§ **Problem details**: What is wanted is every record, duplicated word for word.

[Collected data entries]

######

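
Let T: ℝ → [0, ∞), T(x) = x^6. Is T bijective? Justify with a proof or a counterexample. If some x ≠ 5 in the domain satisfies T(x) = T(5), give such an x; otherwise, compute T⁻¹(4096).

-5

T(5) = 15625 = (−5)^6 = T(−5) (since 6 is even), with 5 ≠ −5. So T is not injective, hence not bijective.
For the follow-up, such an x exists: taking x = −5 ∈ ℝ gives T(−5) = 15625 = T(5) with −5 ≠ 5.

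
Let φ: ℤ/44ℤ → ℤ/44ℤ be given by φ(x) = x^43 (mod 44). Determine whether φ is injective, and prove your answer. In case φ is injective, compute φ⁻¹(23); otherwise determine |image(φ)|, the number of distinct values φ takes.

φ(0) = 0^43 = 0.
φ(22): Repeated squaring mod 44: 22^1 ≡ 22, 22^2 ≡ 22² = 484 ≡ 0, 22^4 ≡ 0² = 0, 22^8 ≡ 0² = 0, 22^16 ≡ 0² = 0, 22^32 ≡ 0² = 0. Since 43 = 32 + 8 + 2 + 1, 22^43 ≡ 0·0·0·22: 0·0 = 0, then 0·0 = 0, then 0·22 = 0. So 22^43 ≡ 0 (mod 44).
So φ(0) = φ(22) = 0 while 0 ≠ 22, so φ is not injective.
Since φ is not injective, we determine |image(φ)|. Computing x^43 mod 44 for each x (by repeated squaring, reducing mod 44 at every step), the values φ(0), φ(1), …, φ(43) are: 0, 1, 8, 27, 20, 37, 40, 35, 28, 25, 32, 11, 12, 41, 16, 31, 4, 29, 24, 39, 36, 21, 0, 23, 8, 5, 20, 15, 40, 13, 28, 3, 32, 33, 12, 19, 16, 9, 4, 7, 24, 17, 36, 43.
The distinct values are {0, 1, 3, 4, 5, 7, 8, 9, 11, 12, 13, 15, 16, 17, 19, 20, 21, 23, 24, 25, 27, 28, 29, 31, 32, 33, 35, 36, 37, 39, 40, 41, 43}; there are 33 of them.

33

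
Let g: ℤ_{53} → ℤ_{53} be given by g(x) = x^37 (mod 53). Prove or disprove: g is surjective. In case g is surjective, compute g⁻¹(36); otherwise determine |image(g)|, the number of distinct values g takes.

Since 53 is prime, the nonzero elements of ℤ_{53} form a cyclic group of order 52.
As gcd(37, 52) = 1, raising to the 37th power is a bijection on this group: if u^37 ≡ v^37 then (uv^{−1})^37 = 1, and the only element of order dividing gcd(37, 52) = 1 is 1, so u = v.
With g(0) = 0 this makes g injective on all of ℤ_{53}, hence bijective (finite equal-size domain and codomain). In particular g is surjective.
Since g is surjective, we find the preimage of 36. The inverse of x ↦ x^37 on (ℤ_{53})^× is x ↦ x^45, because 37·45 = 1665 = 32·52 + 1 ≡ 1 (mod 52) and x^{52} = 1 for x ≠ 0 (Fermat). So g⁻¹(36) = 36^45 mod 53.
Repeated squaring mod 53: 36^1 ≡ 36, 36^2 ≡ 36² = 1296 ≡ 24, 36^4 ≡ 24² = 576 ≡ 46, 36^8 ≡ 46² = 2116 ≡ 49, 36^16 ≡ 49² = 2401 ≡ 16, 36^32 ≡ 16² = 256 ≡ 44. Since 45 = 32 + 8 + 4 + 1, 36^45 ≡ 44·49·46·36: 44·49 = 2156 ≡ 36, then 36·46 = 1656 ≡ 13, then 13·36 = 468 ≡ 44. So 36^45 ≡ 44 (mod 53).
Hence g⁻¹(36) = 44.

44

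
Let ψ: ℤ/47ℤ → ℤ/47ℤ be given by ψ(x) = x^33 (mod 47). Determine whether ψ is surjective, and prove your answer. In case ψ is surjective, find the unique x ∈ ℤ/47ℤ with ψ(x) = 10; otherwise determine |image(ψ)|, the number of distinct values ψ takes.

45

Since 47 is prime, the nonzero elements of ℤ/47ℤ form a cyclic group of order 46.
As gcd(33, 46) = 1, raising to the 33rd power is a bijection on this group: if a^33 ≡ b^33 then (ab^{−1})^33 = 1, and the only element of order dividing gcd(33, 46) = 1 is 1, so a = b.
With ψ(0) = 0 this makes ψ injective on all of ℤ/47ℤ, hence bijective (finite equal-size domain and codomain). In particular ψ is surjective.
Since ψ is surjective, we find the preimage of 10. The inverse of x ↦ x^33 on (ℤ/47ℤ)^× is x ↦ x^7, because 33·7 = 231 = 5·46 + 1 ≡ 1 (mod 46) and x^{46} = 1 for x ≠ 0 (Fermat). So ψ⁻¹(10) = 10^7 mod 47.
Repeated squaring mod 47: 10^1 ≡ 10, 10^2 ≡ 10² = 100 ≡ 6, 10^4 ≡ 6² = 36. Since 7 = 4 + 2 + 1, 10^7 ≡ 36·6·10: 36·6 = 216 ≡ 28, then 28·10 = 280 ≡ 45. So 10^7 ≡ 45 (mod 47).
Hence ψ⁻¹(10) = 45.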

######

§ **Solution**:
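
Let T: ℝ → [0, ∞), T(x) = x^6. Is T bijective? Justify with a proof or a counterexample. If some x ≠ 5 in the domain satisfies T(x) = T(5), give such an x; otherwise, compute T⁻¹(4096).

-5

T(5) = 15625 = (−5)^6 = T(−5) (since 6 is even), with 5 ≠ −5. So T is not injective, hence not bijective.
For the follow-up, such an x exists: taking x = −5 ∈ ℝ gives T(−5) = 15625 = T(5) with −5 ≠ 5.

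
Let φ: ℤ/44ℤ → ℤ/44ℤ be given by φ(x) = x^43 (mod 44). Determine whether φ is injective, and prove your answer. In case φ is injective, compute φ⁻¹(23); otherwise determine |image(φ)|, the number of distinct values φ takes.

φ(0) = 0^43 = 0.
φ(22): Repeated squaring mod 44: 22^1 ≡ 22, 22^2 ≡ 22² = 484 ≡ 0, 22^4 ≡ 0² = 0, 22^8 ≡ 0² = 0, 22^16 ≡ 0² = 0, 22^32 ≡ 0² = 0. Since 43 = 32 + 8 + 2 + 1, 22^43 ≡ 0·0·0·22: 0·0 = 0, then 0·0 = 0, then 0·22 = 0. So 22^43 ≡ 0 (mod 44).
So φ(0) = φ(22) = 0 while 0 ≠ 22, so φ is not injective.
Since φ is not injective, we determine |image(φ)|. Computing x^43 mod 44 for each x (by repeated squaring, reducing mod 44 at every step), the values φ(0), φ(1), …, φ(43) are: 0, 1, 8, 27, 20, 37, 40, 35, 28, 25, 32, 11, 12, 41, 16, 31, 4, 29, 24, 39, 36, 21, 0, 23, 8, 5, 20, 15, 40, 13, 28, 3, 32, 33, 12, 19, 16, 9, 4, 7, 24, 17, 36, 43.
The distinct values are {0, 1, 3, 4, 5, 7, 8, 9, 11, 12, 13, 15, 16, 17, 19, 20, 21, 23, 24, 25, 27, 28, 29, 31, 32, 33, 35, 36, 37, 39, 40, 41, 43}; there are 33 of them.

33

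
Let g: ℤ_{53} → ℤ_{53} be given by g(x) = x^37 (mod 53). Prove or disprove: g is surjective. In case g is surjective, compute g⁻¹(36); otherwise determine |image(g)|, the number of distinct values g takes.

Since 53 is prime, the nonzero elements of ℤ_{53} form a cyclic group of order 52.
As gcd(37, 52) = 1, raising to the 37th power is a bijection on this group: if u^37 ≡ v^37 then (uv^{−1})^37 = 1, and the only element of order dividing gcd(37, 52) = 1 is 1, so u = v.
With g(0) = 0 this makes g injective on all of ℤ_{53}, hence bijective (finite equal-size domain and codomain). In particular g is surjective.
Since g is surjective, we find the preimage of 36. The inverse of x ↦ x^37 on (ℤ_{53})^× is x ↦ x^45, because 37·45 = 1665 = 32·52 + 1 ≡ 1 (mod 52) and x^{52} = 1 for x ≠ 0 (Fermat). So g⁻¹(36) = 36^45 mod 53.
Repeated squaring mod 53: 36^1 ≡ 36, 36^2 ≡ 36² = 1296 ≡ 24, 36^4 ≡ 24² = 576 ≡ 46, 36^8 ≡ 46² = 2116 ≡ 49, 36^16 ≡ 49² = 2401 ≡ 16, 36^32 ≡ 16² = 256 ≡ 44. Since 45 = 32 + 8 + 4 + 1, 36^45 ≡ 44·49·46·36: 44·49 = 2156 ≡ 36, then 36·46 = 1656 ≡ 13, then 13·36 = 468 ≡ 44. So 36^45 ≡ 44 (mod 53).
Hence g⁻¹(36) = 44.

44

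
Let ψ: ℤ/47ℤ → ℤ/47ℤ be given by ψ(x) = x^33 (mod 47). Determine whether ψ is surjective, and prove your answer. In case ψ is surjective, find the unique x ∈ ℤ/47ℤ with ψ(x) = 10; otherwise determine |image(ψ)|, the number of distinct values ψ takes.

45

Since 47 is prime, the nonzero elements of ℤ/47ℤ form a cyclic group of order 46.
As gcd(33, 46) = 1, raising to the 33rd power is a bijection on this group: if a^33 ≡ b^33 then (ab^{−1})^33 = 1, and the only element of order dividing gcd(33, 46) = 1 is 1, so a = b.
With ψ(0) = 0 this makes ψ injective on all of ℤ/47ℤ, hence bijective (finite equal-size domain and codomain). In particular ψ is surjective.
Since ψ is surjective, we find the preimage of 10. The inverse of x ↦ x^33 on (ℤ/47ℤ)^× is x ↦ x^7, because 33·7 = 231 = 5·46 + 1 ≡ 1 (mod 46) and x^{46} = 1 for x ≠ 0 (Fermat). So ψ⁻¹(10) = 10^7 mod 47.
Repeated squaring mod 47: 10^1 ≡ 10, 10^2 ≡ 10² = 100 ≡ 6, 10^4 ≡ 6² = 36. Since 7 = 4 + 2 + 1, 10^7 ≡ 36·6·10: 36·6 = 216 ≡ 28, then 28·10 = 280 ≡ 45. So 10^7 ≡ 45 (mod 47).
Hence ψ⁻¹(10) = 45.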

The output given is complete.